Instructions to follow
The full set of records below is to be reproduced without a single alteration.

---- Study material

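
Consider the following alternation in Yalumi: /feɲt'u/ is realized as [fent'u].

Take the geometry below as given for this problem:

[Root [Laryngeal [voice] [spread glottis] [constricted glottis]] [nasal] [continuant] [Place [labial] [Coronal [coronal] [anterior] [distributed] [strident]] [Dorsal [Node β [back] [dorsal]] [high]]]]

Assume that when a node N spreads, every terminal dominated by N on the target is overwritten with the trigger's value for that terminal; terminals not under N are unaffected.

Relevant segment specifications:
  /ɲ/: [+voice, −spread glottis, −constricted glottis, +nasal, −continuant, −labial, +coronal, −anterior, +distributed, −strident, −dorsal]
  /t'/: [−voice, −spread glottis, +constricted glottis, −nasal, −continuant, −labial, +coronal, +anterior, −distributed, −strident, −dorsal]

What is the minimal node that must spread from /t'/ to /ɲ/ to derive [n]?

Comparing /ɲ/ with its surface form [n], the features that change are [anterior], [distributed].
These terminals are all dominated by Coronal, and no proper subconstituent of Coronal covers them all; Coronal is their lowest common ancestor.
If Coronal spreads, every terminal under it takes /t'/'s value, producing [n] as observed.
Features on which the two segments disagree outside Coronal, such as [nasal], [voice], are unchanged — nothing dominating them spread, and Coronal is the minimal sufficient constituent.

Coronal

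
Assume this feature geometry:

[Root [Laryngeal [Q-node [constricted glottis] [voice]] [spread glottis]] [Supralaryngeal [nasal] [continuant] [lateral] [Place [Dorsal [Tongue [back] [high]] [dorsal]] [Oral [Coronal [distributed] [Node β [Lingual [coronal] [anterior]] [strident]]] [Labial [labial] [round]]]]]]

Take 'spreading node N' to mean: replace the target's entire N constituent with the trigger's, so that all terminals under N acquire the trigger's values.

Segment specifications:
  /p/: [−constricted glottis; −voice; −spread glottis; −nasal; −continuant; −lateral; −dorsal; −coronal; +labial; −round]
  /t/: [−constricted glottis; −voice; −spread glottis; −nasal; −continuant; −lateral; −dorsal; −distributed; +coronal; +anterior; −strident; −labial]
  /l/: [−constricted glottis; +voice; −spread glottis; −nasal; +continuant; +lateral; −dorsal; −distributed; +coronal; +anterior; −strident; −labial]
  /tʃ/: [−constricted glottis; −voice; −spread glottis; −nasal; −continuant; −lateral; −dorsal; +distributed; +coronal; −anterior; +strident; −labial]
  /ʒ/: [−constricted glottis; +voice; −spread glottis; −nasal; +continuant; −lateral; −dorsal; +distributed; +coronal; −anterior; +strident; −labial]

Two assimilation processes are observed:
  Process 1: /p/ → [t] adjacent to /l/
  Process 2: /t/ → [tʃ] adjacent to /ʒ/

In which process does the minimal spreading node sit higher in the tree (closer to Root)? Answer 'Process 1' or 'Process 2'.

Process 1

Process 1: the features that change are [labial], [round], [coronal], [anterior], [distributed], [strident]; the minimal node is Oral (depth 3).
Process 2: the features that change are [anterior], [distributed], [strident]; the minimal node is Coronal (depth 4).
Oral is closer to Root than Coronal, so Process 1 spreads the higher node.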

--------

Task output
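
Consider the following alternation in Yalumi: /feɲt'u/ is realized as [fent'u].

Take the geometry below as given for this problem:

[Root [Laryngeal [voice] [spread glottis] [constricted glottis]] [nasal] [continuant] [Place [labial] [Coronal [coronal] [anterior] [distributed] [strident]] [Dorsal [Node β [back] [dorsal]] [high]]]]

Assume that when a node N spreads, every terminal dominated by N on the target is overwritten with the trigger's value for that terminal; terminals not under N are unaffected.

Relevant segment specifications:
  /ɲ/: [+voice, −spread glottis, −constricted glottis, +nasal, −continuant, −labial, +coronal, −anterior, +distributed, −strident, −dorsal]
  /t'/: [−voice, −spread glottis, +constricted glottis, −nasal, −continuant, −labial, +coronal, +anterior, −distributed, −strident, −dorsal]

What is the minimal node that must spread from /t'/ to /ɲ/ to derive [n]?

Comparing /ɲ/ with its surface form [n], the features that change are [anterior], [distributed].
These terminals are all dominated by Coronal, and no proper subconstituent of Coronal covers them all; Coronal is their lowest common ancestor.
If Coronal spreads, every terminal under it takes /t'/'s value, producing [n] as observed.
Features on which the two segments disagree outside Coronal, such as [nasal], [voice], are unchanged — nothing dominating them spread, and Coronal is the minimal sufficient constituent.

Coronal

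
Assume this feature geometry:

[Root [Laryngeal [Q-node [constricted glottis] [voice]] [spread glottis]] [Supralaryngeal [nasal] [continuant] [lateral] [Place [Dorsal [Tongue [back] [high]] [dorsal]] [Oral [Coronal [distributed] [Node β [Lingual [coronal] [anterior]] [strident]]] [Labial [labial] [round]]]]]]

Take 'spreading node N' to mean: replace the target's entire N constituent with the trigger's, so that all terminals under N acquire the trigger's values.

Segment specifications:
  /p/: [−constricted glottis; −voice; −spread glottis; −nasal; −continuant; −lateral; −dorsal; −coronal; +labial; −round]
  /t/: [−constricted glottis; −voice; −spread glottis; −nasal; −continuant; −lateral; −dorsal; −distributed; +coronal; +anterior; −strident; −labial]
  /l/: [−constricted glottis; +voice; −spread glottis; −nasal; +continuant; +lateral; −dorsal; −distributed; +coronal; +anterior; −strident; −labial]
  /tʃ/: [−constricted glottis; −voice; −spread glottis; −nasal; −continuant; −lateral; −dorsal; +distributed; +coronal; −anterior; +strident; −labial]
  /ʒ/: [−constricted glottis; +voice; −spread glottis; −nasal; +continuant; −lateral; −dorsal; +distributed; +coronal; −anterior; +strident; −labial]

Two assimilation processes are observed:
  Process 1: /p/ → [t] adjacent to /l/
  Process 2: /t/ → [tʃ] adjacent to /ʒ/

In which process does the minimal spreading node sit higher in the tree (closer to Root)? Answer 'Process 1' or 'Process 2'.

Process 1

Process 1: the features that change are [labial], [round], [coronal], [anterior], [distributed], [strident]; the minimal node is Oral (depth 3).
Process 2: the features that change are [anterior], [distributed], [strident]; the minimal node is Coronal (depth 4).
Oral is closer to Root than Coronal, so Process 1 spreads the higher node.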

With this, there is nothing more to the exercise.